[INPUT DATA Boundary: Start]

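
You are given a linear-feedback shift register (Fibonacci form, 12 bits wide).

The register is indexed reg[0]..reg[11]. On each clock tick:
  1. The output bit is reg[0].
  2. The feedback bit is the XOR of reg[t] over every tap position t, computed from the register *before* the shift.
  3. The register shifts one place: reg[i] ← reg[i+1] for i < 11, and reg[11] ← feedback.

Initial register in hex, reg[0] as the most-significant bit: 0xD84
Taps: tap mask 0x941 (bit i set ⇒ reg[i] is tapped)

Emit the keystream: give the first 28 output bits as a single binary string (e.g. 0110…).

1101100001001111100000110111

step | reg (before) | out | fb
   0 | 110110000100 | 1 | 1
   1 | 101100001001 | 1 | 1
   2 | 011000010011 | 0 | 1
   3 | 110000100111 | 1 | 1
   4 | 100001001111 | 1 | 1
   5 | 000010011111 | 0 | 0
   6 | 000100111110 | 0 | 0
   7 | 001001111100 | 0 | 0
   8 | 010011111000 | 0 | 0
   9 | 100111110000 | 1 | 0
  10 | 001111100000 | 0 | 1
  11 | 011111000001 | 0 | 1
  12 | 111110000011 | 1 | 0
  13 | 111100000110 | 1 | 1
  14 | 111000001101 | 1 | 1
  15 | 110000011011 | 1 | 1
  16 | 100000110111 | 1 | 1
  17 | 000001101111 | 0 | 1
  18 | 000011011111 | 0 | 0
  19 | 000110111110 | 0 | 0
  20 | 001101111100 | 0 | 0
  21 | 011011111000 | 0 | 0
  22 | 110111110000 | 1 | 0
  23 | 101111100000 | 1 | 0
  24 | 011111000000 | 0 | 0
  25 | 111110000000 | 1 | 1
  26 | 111100000001 | 1 | 0
  27 | 111000000010 | 1 | 1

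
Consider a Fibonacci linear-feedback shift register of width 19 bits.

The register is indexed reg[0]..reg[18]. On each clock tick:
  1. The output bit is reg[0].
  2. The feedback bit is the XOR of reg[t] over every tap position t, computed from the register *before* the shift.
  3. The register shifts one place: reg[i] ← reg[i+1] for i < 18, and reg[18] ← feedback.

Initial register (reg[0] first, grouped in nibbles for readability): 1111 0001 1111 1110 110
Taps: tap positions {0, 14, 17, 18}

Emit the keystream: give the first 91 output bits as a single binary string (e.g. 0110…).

1111000111111110110101100000100101110111001000000011111101111111111110110100011111011010001

tick  register→output (feedback)
  0  1111000111111110110→1 (1)
  1  1110001111111101101→1 (0)
  2  1100011111111011010→1 (1)
  3  1000111111110110101→1 (1)
  4  0001111111101101011→0 (0)
  5  0011111111011010110→0 (0)
  6  0111111110110101100→0 (0)
  7  1111111101101011000→1 (0)
  8  1111111011010110000→1 (0)
  9  1111110110101100000→1 (1)
 10  1111101101011000001→1 (0)
 11  1111011010110000010→1 (0)
 12  1110110101100000100→1 (1)
 13  1101101011000001001→1 (0)
 14  1011010110000010010→1 (1)
 15  0110101100000100101→0 (1)
 16  1101011000001001011→1 (1)
 17  1010110000010010111→1 (0)
 18  0101100000100101110→0 (1)
 19  1011000001001011101→1 (1)
 20  0110000010010111011→0 (1)
 21  1100000100101110111→1 (0)
 22  1000001001011101110→1 (0)
 23  0000010010111011100→0 (1)
 24  0000100101110111001→0 (0)
 25  0001001011101110010→0 (0)
 26  0010010111011100100→0 (0)
 27  0100101110111001000→0 (0)
 28  1001011101110010000→1 (0)
 29  0010111011100100000→0 (0)
 30  0101110111001000000→0 (0)
 31  1011101110010000000→1 (1)
 32  0111011100100000001→0 (1)
 33  1110111001000000011→1 (1)
 34  1101110010000000111→1 (1)
 35  1011100100000001111→1 (1)
 36  0111001000000011111→0 (1)
 37  1110010000000111111→1 (0)
 38  1100100000001111110→1 (1)
 39  1001000000011111101→1 (1)
 40  0010000000111111011→0 (1)
 41  0100000001111110111→0 (1)
 42  1000000011111101111→1 (1)
 43  0000000111111011111→0 (1)
 44  0000001111110111111→0 (1)
 45  0000011111101111111→0 (1)
 46  0000111111011111111→0 (1)
 47  0001111110111111111→0 (1)
 48  0011111101111111111→0 (1)
 49  0111111011111111111→0 (1)
 50  1111110111111111111→1 (0)
 51  1111101111111111110→1 (1)
 52  1111011111111111101→1 (1)
 53  1110111111111111011→1 (0)
 54  1101111111111110110→1 (1)
 55  1011111111111101101→1 (0)
 56  0111111111111011010→0 (0)
 57  1111111111110110100→1 (0)
 58  1111111111101101000→1 (1)
 59  1111111111011010001→1 (1)
 60  1111111110110100011→1 (1)
 61  1111111101101000111→1 (1)
 62  1111111011010001111→1 (1)
 63  1111110110100011111→1 (0)
 64  1111101101000111110→1 (1)
 65  1111011010001111101→1 (1)
 66  1110110100011111011→1 (0)
 67  1101101000111110110→1 (1)
 68  1011010001111101101→1 (0)
 69  0110100011111011010→0 (0)
 70  1101000111110110100→1 (0)
 71  1010001111101101000→1 (1)
 72  0100011111011010001→0 (0)
 73  1000111110110100010→1 (0)
 74  0001111101101000100→0 (0)
 75  0011111011010001000→0 (0)
 76  0111110110100010000→0 (1)
 77  1111101101000100001→1 (0)
 78  1111011010001000010→1 (0)
 79  1110110100010000100→1 (1)
 80  1101101000100001001→1 (0)
 81  1011010001000010010→1 (1)
 82  0110100010000100101→0 (1)
 83  1101000100001001011→1 (1)
 84  1010001000010010111→1 (0)
 85  0100010000100101110→0 (1)
 86  1000100001001011101→1 (1)
 87  0001000010010111011→0 (1)
 88  0010000100101110111→0 (1)
 89  0100001001011101111→0 (0)
 90  1000010010111011110→1 (1)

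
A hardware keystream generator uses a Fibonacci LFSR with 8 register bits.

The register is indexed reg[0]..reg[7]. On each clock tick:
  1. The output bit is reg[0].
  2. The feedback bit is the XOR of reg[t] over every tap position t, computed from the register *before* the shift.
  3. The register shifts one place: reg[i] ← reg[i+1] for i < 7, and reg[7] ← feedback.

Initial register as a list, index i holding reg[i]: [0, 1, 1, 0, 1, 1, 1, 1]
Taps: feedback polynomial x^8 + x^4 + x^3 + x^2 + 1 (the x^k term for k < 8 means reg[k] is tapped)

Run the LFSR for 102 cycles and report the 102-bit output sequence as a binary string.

011011110101110100010000110110001111001110011000101101001000101001010100111011101100111101111110100110

k : reg_k → out_k, fb_k
0: 01101111 → 0, fb=0
1: 11011110 → 1, fb=1
2: 10111101 → 1, fb=0
3: 01111010 → 0, fb=1
4: 11110101 → 1, fb=1
5: 11101011 → 1, fb=1
6: 11010111 → 1, fb=0
7: 10101110 → 1, fb=1
8: 01011101 → 0, fb=0
9: 10111010 → 1, fb=0
10: 01110100 → 0, fb=0
11: 11101000 → 1, fb=1
12: 11010001 → 1, fb=0
13: 10100010 → 1, fb=0
14: 01000100 → 0, fb=0
15: 10001000 → 1, fb=0
16: 00010000 → 0, fb=1
17: 00100001 → 0, fb=1
18: 01000011 → 0, fb=0
19: 10000110 → 1, fb=1
20: 00001101 → 0, fb=1
21: 00011011 → 0, fb=0
22: 00110110 → 0, fb=0
23: 01101100 → 0, fb=0
24: 11011000 → 1, fb=1
25: 10110001 → 1, fb=1
26: 01100011 → 0, fb=1
27: 11000111 → 1, fb=1
28: 10001111 → 1, fb=0
29: 00011110 → 0, fb=0
30: 00111100 → 0, fb=1
31: 01111001 → 0, fb=1
32: 11110011 → 1, fb=1
33: 11100111 → 1, fb=0
34: 11001110 → 1, fb=0
35: 10011100 → 1, fb=1
36: 00111001 → 0, fb=1
37: 01110011 → 0, fb=0
38: 11100110 → 1, fb=0
39: 11001100 → 1, fb=0
40: 10011000 → 1, fb=1
41: 00110001 → 0, fb=0
42: 01100010 → 0, fb=1
43: 11000101 → 1, fb=1
44: 10001011 → 1, fb=0
45: 00010110 → 0, fb=1
46: 00101101 → 0, fb=0
47: 01011010 → 0, fb=0
48: 10110100 → 1, fb=1
49: 01101001 → 0, fb=0
50: 11010010 → 1, fb=0
51: 10100100 → 1, fb=0
52: 01001000 → 0, fb=1
53: 10010001 → 1, fb=0
54: 00100010 → 0, fb=1
55: 01000101 → 0, fb=0
56: 10001010 → 1, fb=0
57: 00010100 → 0, fb=1
58: 00101001 → 0, fb=0
59: 01010010 → 0, fb=1
60: 10100101 → 1, fb=0
61: 01001010 → 0, fb=1
62: 10010101 → 1, fb=0
63: 00101010 → 0, fb=0
64: 01010100 → 0, fb=1
65: 10101001 → 1, fb=1
66: 01010011 → 0, fb=1
67: 10100111 → 1, fb=0
68: 01001110 → 0, fb=1
69: 10011101 → 1, fb=1
70: 00111011 → 0, fb=1
71: 01110111 → 0, fb=0
72: 11101110 → 1, fb=1
73: 11011101 → 1, fb=1
74: 10111011 → 1, fb=0
75: 01110110 → 0, fb=0
76: 11101100 → 1, fb=1
77: 11011001 → 1, fb=1
78: 10110011 → 1, fb=1
79: 01100111 → 0, fb=1
80: 11001111 → 1, fb=0
81: 10011110 → 1, fb=1
82: 00111101 → 0, fb=1
83: 01111011 → 0, fb=1
84: 11110111 → 1, fb=1
85: 11101111 → 1, fb=1
86: 11011111 → 1, fb=1
87: 10111111 → 1, fb=0
88: 01111110 → 0, fb=1
89: 11111101 → 1, fb=0
90: 11111010 → 1, fb=0
91: 11110100 → 1, fb=1
92: 11101001 → 1, fb=1
93: 11010011 → 1, fb=0
94: 10100110 → 1, fb=0
95: 01001100 → 0, fb=1
96: 10011001 → 1, fb=1
97: 00110011 → 0, fb=0
98: 01100110 → 0, fb=1
99: 11001101 → 1, fb=0
100: 10011010 → 1, fb=1
101: 00110101 → 0, fb=0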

[INPUT DATA Boundary: End]

** WHAT YOU WILL DO **
When you reach the line containing "A hardware keystream" in the data above, start copying exactly, and stop after the line containing "Taps: feedback polynomial".

** RESPONSE TO THIS EXERCISE **
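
A hardware keystream generator uses a Fibonacci LFSR with 8 register bits.

The register is indexed reg[0]..reg[7]. On each clock tick:
  1. The output bit is reg[0].
  2. The feedback bit is the XOR of reg[t] over every tap position t, computed from the register *before* the shift.
  3. The register shifts one place: reg[i] ← reg[i+1] for i < 7, and reg[7] ← feedback.

Initial register as a list, index i holding reg[i]: [0, 1, 1, 0, 1, 1, 1, 1]
Taps: feedback polynomial x^8 + x^4 + x^3 + x^2 + 1 (the x^k term for k < 8 means reg[k] is tapped)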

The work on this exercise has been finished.